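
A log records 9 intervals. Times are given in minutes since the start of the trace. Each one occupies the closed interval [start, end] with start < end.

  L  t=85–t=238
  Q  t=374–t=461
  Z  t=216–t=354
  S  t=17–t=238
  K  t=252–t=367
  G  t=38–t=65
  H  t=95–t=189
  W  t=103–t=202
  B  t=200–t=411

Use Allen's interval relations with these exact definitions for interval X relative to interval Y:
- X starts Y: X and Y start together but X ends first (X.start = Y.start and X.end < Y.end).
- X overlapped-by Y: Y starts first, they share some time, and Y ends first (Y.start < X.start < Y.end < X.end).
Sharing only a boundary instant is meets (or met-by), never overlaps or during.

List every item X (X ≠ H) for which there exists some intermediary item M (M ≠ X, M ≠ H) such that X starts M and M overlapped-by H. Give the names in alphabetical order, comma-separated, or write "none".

Target H = [t=95, t=189].
Intermediaries M with M overlapped-by H: W.
Via W — items with X starts W: none.
Union: none.

none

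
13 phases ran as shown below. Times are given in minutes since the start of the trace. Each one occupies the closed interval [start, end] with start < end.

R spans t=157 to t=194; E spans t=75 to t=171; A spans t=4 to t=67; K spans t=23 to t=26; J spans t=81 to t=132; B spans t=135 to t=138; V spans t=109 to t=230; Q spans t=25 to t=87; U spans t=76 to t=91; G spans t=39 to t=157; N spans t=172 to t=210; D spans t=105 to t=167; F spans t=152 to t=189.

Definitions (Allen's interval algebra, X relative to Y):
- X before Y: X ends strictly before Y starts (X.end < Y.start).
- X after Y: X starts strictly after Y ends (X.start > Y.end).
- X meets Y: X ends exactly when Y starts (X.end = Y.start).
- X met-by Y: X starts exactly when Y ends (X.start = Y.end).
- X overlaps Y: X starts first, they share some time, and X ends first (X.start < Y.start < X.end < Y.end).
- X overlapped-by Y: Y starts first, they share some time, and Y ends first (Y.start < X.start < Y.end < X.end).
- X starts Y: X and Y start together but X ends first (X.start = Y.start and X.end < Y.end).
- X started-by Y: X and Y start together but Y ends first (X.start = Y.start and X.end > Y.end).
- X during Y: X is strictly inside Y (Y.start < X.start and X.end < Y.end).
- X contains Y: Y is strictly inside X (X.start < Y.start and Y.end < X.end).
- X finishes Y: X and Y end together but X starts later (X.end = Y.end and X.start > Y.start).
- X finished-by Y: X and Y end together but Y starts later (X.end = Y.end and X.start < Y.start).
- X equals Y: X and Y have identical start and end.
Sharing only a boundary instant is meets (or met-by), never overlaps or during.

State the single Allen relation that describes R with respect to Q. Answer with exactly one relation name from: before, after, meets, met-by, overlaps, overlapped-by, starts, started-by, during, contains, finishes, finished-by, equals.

R = [t=157, t=194]; Q = [t=25, t=87].
Compare endpoints: R.start > Q.start, R.start > Q.end, R.end > Q.start, R.end > Q.end.
That pattern is 'after'.

after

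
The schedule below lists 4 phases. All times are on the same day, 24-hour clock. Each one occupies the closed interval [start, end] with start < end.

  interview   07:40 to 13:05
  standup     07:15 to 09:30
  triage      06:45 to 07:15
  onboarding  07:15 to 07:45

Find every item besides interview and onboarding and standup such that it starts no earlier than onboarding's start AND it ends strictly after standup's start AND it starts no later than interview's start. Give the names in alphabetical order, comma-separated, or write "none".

none

Conditions: its start is no earlier than onboarding's start (X.start >= 07:15) AND its end is strictly after standup's start (X.end > 07:15) AND its start is no later than interview's start (X.start <= 07:40).
triage: start 06:45 >= 07:15? ✗; end 07:15 > 07:15? ✗; start 06:45 <= 07:40? ✓ → no.
Result: none.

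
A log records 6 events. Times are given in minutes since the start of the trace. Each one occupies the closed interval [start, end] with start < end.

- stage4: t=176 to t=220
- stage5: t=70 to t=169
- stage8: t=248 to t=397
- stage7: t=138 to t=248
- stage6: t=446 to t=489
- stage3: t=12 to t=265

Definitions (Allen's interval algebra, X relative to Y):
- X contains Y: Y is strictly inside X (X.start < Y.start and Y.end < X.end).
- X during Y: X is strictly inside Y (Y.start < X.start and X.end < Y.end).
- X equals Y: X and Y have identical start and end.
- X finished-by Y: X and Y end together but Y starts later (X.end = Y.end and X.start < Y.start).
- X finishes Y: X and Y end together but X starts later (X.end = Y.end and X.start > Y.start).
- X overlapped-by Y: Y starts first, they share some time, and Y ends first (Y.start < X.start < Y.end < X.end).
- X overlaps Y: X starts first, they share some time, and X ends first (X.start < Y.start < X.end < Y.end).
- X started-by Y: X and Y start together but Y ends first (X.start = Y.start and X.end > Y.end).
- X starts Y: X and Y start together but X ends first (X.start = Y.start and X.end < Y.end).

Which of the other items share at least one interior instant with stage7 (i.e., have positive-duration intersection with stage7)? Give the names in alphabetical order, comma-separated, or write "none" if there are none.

stage3, stage4, stage5

Target stage7 = [t=138, t=248].
stage3 [t=12, t=265] → contains → yes.
stage4 [t=176, t=220] → during → yes.
stage5 [t=70, t=169] → overlaps → yes.
stage6 [t=446, t=489] → after → no.
stage8 [t=248, t=397] → met-by → no.
Result: stage3, stage4, stage5.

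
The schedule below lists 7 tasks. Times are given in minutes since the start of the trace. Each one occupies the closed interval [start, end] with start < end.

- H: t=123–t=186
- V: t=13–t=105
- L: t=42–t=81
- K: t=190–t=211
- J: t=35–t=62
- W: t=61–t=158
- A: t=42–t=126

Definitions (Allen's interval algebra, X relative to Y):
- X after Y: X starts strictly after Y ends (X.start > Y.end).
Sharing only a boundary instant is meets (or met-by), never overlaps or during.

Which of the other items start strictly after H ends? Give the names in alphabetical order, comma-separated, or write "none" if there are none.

Target H = [t=123, t=186].
A [t=42, t=126] → overlaps → no.
J [t=35, t=62] → before → no.
K [t=190, t=211] → after → yes.
L [t=42, t=81] → before → no.
V [t=13, t=105] → before → no.
W [t=61, t=158] → overlaps → no.
Result: K.

K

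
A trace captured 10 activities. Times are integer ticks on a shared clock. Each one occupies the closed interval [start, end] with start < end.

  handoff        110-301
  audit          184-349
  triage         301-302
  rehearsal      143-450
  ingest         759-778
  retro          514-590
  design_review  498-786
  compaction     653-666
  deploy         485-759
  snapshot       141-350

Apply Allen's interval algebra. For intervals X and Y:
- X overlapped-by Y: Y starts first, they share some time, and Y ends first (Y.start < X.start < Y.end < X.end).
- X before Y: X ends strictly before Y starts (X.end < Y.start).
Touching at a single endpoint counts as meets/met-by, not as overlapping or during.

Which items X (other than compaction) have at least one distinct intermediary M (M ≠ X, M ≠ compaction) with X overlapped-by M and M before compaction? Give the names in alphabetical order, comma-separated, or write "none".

audit, rehearsal, snapshot

Target compaction = [653, 666].
Intermediaries M with M before compaction: audit, handoff, rehearsal, retro, snapshot, triage.
Via audit — items with X overlapped-by audit: none.
Via handoff — items with X overlapped-by handoff: audit, rehearsal, snapshot.
Via rehearsal — items with X overlapped-by rehearsal: none.
Via retro — items with X overlapped-by retro: none.
Via snapshot — items with X overlapped-by snapshot: rehearsal.
Via triage — items with X overlapped-by triage: none.
Union: audit, rehearsal, snapshot.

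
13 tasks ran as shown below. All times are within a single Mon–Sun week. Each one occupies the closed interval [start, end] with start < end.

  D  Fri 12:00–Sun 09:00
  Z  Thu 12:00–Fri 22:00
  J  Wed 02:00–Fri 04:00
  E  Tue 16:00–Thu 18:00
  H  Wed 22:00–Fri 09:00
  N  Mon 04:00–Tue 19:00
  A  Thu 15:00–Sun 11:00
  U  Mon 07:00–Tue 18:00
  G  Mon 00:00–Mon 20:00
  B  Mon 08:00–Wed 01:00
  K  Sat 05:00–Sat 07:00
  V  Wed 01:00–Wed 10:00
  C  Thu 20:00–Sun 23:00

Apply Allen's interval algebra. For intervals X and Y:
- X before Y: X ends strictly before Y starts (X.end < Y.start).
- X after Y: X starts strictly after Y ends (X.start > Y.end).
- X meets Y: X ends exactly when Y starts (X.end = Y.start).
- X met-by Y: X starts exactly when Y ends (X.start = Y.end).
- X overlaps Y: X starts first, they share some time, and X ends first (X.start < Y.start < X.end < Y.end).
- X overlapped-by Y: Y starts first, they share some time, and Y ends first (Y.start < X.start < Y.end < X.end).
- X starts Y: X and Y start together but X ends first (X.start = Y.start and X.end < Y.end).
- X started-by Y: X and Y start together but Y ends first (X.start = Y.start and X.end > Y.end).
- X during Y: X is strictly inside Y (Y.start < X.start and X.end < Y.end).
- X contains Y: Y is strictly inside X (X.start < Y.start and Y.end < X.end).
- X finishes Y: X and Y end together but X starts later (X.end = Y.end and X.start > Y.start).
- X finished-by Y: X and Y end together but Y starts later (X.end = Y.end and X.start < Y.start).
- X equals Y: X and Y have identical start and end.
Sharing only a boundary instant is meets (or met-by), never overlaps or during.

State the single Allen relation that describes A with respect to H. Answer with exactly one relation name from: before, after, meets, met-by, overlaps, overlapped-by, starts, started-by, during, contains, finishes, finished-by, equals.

A = [Thu 15:00, Sun 11:00]; H = [Wed 22:00, Fri 09:00].
Compare endpoints: A.start > H.start, A.start < H.end, A.end > H.start, A.end > H.end.
That pattern is 'overlapped-by'.

overlapped-by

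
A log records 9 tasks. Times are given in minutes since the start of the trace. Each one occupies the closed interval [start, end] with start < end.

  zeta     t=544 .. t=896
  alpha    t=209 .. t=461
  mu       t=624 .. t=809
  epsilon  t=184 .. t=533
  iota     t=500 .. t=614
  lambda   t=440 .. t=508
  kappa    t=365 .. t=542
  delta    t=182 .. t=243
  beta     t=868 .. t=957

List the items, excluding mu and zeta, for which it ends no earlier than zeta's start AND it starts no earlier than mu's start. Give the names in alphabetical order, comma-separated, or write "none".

Conditions: its end is no earlier than zeta's start (X.end >= t=544) AND its start is no earlier than mu's start (X.start >= t=624).
alpha: end t=461 >= t=544? ✗; start t=209 >= t=624? ✗ → no.
beta: end t=957 >= t=544? ✓; start t=868 >= t=624? ✓ → yes.
delta: end t=243 >= t=544? ✗; start t=182 >= t=624? ✗ → no.
epsilon: end t=533 >= t=544? ✗; start t=184 >= t=624? ✗ → no.
iota: end t=614 >= t=544? ✓; start t=500 >= t=624? ✗ → no.
kappa: end t=542 >= t=544? ✗; start t=365 >= t=624? ✗ → no.
lambda: end t=508 >= t=544? ✗; start t=440 >= t=624? ✗ → no.
Result: beta.

beta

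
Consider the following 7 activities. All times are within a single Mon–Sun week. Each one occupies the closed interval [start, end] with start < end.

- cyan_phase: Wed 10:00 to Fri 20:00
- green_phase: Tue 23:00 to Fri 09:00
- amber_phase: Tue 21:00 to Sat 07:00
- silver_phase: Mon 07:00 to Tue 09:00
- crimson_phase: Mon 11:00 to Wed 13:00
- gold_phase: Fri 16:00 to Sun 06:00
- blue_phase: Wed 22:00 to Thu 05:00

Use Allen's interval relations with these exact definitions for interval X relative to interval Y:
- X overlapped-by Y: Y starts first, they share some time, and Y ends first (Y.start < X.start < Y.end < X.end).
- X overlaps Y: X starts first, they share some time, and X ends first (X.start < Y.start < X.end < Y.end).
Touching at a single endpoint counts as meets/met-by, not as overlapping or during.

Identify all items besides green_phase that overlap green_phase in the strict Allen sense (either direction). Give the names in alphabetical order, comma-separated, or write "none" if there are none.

Target green_phase = [Tue 23:00, Fri 09:00].
amber_phase [Tue 21:00, Sat 07:00] → contains → no.
blue_phase [Wed 22:00, Thu 05:00] → during → no.
crimson_phase [Mon 11:00, Wed 13:00] → overlaps → yes.
cyan_phase [Wed 10:00, Fri 20:00] → overlapped-by → yes.
gold_phase [Fri 16:00, Sun 06:00] → after → no.
silver_phase [Mon 07:00, Tue 09:00] → before → no.
Result: crimson_phase, cyan_phase.

crimson_phase, cyan_phase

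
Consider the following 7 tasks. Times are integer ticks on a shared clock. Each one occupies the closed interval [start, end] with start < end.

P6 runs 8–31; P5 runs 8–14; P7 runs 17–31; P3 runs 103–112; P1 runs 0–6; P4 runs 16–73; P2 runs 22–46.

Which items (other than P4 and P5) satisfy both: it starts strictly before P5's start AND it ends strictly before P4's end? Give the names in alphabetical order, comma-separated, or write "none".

P1

Conditions: its start is strictly before P5's start (X.start < 8) AND its end is strictly before P4's end (X.end < 73).
P1: start 0 < 8? ✓; end 6 < 73? ✓ → yes.
P2: start 22 < 8? ✗; end 46 < 73? ✓ → no.
P3: start 103 < 8? ✗; end 112 < 73? ✗ → no.
P6: start 8 < 8? ✗; end 31 < 73? ✓ → no.
P7: start 17 < 8? ✗; end 31 < 73? ✓ → no.
Result: P1.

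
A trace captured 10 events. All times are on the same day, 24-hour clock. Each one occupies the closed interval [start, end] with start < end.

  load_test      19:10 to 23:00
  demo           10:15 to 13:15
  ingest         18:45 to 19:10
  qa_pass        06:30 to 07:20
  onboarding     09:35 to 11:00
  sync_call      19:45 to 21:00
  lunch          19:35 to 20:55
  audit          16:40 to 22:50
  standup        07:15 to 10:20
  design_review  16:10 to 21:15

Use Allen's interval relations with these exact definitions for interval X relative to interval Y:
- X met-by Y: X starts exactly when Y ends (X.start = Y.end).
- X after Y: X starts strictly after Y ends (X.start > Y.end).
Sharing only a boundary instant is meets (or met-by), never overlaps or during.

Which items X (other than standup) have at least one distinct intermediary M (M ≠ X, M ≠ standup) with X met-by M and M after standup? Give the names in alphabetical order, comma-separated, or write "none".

Target standup = [07:15, 10:20].
Intermediaries M with M after standup: audit, design_review, ingest, load_test, lunch, sync_call.
Via audit — items with X met-by audit: none.
Via design_review — items with X met-by design_review: none.
Via ingest — items with X met-by ingest: load_test.
Via load_test — items with X met-by load_test: none.
Via lunch — items with X met-by lunch: none.
Via sync_call — items with X met-by sync_call: none.
Union: load_test.

load_test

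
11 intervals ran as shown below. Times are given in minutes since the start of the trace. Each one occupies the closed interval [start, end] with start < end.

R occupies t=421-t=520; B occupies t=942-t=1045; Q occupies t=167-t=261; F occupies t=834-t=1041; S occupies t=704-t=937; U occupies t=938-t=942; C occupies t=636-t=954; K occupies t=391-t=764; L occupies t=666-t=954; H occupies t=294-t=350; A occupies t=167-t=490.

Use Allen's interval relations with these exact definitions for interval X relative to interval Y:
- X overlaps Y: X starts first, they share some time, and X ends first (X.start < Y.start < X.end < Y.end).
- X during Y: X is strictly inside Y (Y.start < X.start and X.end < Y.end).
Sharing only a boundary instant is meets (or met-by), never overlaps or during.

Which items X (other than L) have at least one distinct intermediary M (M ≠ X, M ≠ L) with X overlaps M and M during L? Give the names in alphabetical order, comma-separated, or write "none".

Target L = [t=666, t=954].
Intermediaries M with M during L: S, U.
Via S — items with X overlaps S: K.
Via U — items with X overlaps U: none.
Union: K.

K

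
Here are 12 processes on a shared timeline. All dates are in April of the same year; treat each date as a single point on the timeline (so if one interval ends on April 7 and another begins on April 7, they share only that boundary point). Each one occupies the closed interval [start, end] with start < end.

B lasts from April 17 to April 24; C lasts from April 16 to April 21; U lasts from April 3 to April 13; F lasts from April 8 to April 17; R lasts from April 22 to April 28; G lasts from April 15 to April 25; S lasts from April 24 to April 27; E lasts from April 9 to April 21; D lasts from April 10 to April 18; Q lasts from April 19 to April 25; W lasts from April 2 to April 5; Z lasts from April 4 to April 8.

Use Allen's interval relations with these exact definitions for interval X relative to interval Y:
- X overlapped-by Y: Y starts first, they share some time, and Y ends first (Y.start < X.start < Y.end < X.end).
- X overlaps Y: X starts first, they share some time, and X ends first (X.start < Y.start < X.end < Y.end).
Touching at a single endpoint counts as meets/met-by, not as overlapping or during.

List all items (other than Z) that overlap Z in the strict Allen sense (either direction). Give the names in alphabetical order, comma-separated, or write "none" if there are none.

W

Target Z = [April 4, April 8].
B [April 17, April 24] → after → no.
C [April 16, April 21] → after → no.
D [April 10, April 18] → after → no.
E [April 9, April 21] → after → no.
F [April 8, April 17] → met-by → no.
G [April 15, April 25] → after → no.
Q [April 19, April 25] → after → no.
R [April 22, April 28] → after → no.
S [April 24, April 27] → after → no.
U [April 3, April 13] → contains → no.
W [April 2, April 5] → overlaps → yes.
Result: W.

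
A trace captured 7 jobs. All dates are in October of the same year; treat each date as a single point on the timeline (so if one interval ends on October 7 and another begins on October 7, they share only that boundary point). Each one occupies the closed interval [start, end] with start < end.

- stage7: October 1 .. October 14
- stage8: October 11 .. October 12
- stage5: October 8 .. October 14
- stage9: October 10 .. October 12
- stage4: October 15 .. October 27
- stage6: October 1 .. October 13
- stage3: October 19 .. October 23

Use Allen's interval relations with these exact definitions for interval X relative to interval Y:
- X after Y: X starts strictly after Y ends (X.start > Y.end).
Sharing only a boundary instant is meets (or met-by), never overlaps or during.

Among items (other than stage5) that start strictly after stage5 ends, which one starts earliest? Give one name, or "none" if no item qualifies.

stage4

Target stage5 = [October 8, October 14].
stage3 [October 19, October 23] → after → candidate.
stage4 [October 15, October 27] → after → candidate.
stage6 [October 1, October 13] → overlaps → excluded.
stage7 [October 1, October 14] → finished-by → excluded.
stage8 [October 11, October 12] → during → excluded.
stage9 [October 10, October 12] → during → excluded.
Among candidates, earliest start is October 15 → stage4.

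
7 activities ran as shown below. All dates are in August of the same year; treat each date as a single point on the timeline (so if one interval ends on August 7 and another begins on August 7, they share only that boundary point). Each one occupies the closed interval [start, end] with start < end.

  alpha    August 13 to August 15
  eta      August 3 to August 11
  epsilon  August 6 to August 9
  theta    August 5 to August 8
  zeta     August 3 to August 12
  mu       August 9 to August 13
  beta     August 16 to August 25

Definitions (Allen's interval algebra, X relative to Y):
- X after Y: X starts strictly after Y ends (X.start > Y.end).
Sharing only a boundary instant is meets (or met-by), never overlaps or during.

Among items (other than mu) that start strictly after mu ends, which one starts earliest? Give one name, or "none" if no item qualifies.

Target mu = [August 9, August 13].
alpha [August 13, August 15] → met-by → excluded.
beta [August 16, August 25] → after → candidate.
epsilon [August 6, August 9] → meets → excluded.
eta [August 3, August 11] → overlaps → excluded.
theta [August 5, August 8] → before → excluded.
zeta [August 3, August 12] → overlaps → excluded.
Among candidates, earliest start is August 16 → beta.

beta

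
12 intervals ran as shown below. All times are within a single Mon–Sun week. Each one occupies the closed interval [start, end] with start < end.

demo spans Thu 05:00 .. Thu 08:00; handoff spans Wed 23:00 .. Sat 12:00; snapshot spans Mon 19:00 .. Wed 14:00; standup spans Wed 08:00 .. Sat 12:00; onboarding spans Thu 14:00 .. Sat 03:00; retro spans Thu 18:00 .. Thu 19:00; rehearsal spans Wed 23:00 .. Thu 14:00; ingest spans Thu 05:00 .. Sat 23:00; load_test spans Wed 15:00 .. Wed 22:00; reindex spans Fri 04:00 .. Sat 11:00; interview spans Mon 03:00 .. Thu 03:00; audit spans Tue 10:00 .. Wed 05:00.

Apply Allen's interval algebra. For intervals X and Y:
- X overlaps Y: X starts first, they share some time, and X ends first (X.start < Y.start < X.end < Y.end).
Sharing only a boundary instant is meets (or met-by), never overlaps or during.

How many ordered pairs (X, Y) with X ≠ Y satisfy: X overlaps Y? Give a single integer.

8

Checking all 132 ordered pairs for relation 'overlaps'; matching pairs in alphabetical order:
(handoff, ingest): handoff overlaps ingest ✓
(interview, handoff): interview overlaps handoff ✓
(interview, rehearsal): interview overlaps rehearsal ✓
(interview, standup): interview overlaps standup ✓
(onboarding, reindex): onboarding overlaps reindex ✓
(rehearsal, ingest): rehearsal overlaps ingest ✓
(snapshot, standup): snapshot overlaps standup ✓
(standup, ingest): standup overlaps ingest ✓
Count: 8.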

WHAT THE TASK ASKS>
For the string "schedule", go through the entries above and copy each line where it occurs.

SOLVED EXERCISE>
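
The schedule below lists 4 phases. All times are on the same day, 24-hour clock. Each one occupies the closed interval [start, end] with start < end.
The schedule below lists 7 tasks. Times are given in minutes since the start of the trace. Each one occupies the closed interval [start, end] with start < end.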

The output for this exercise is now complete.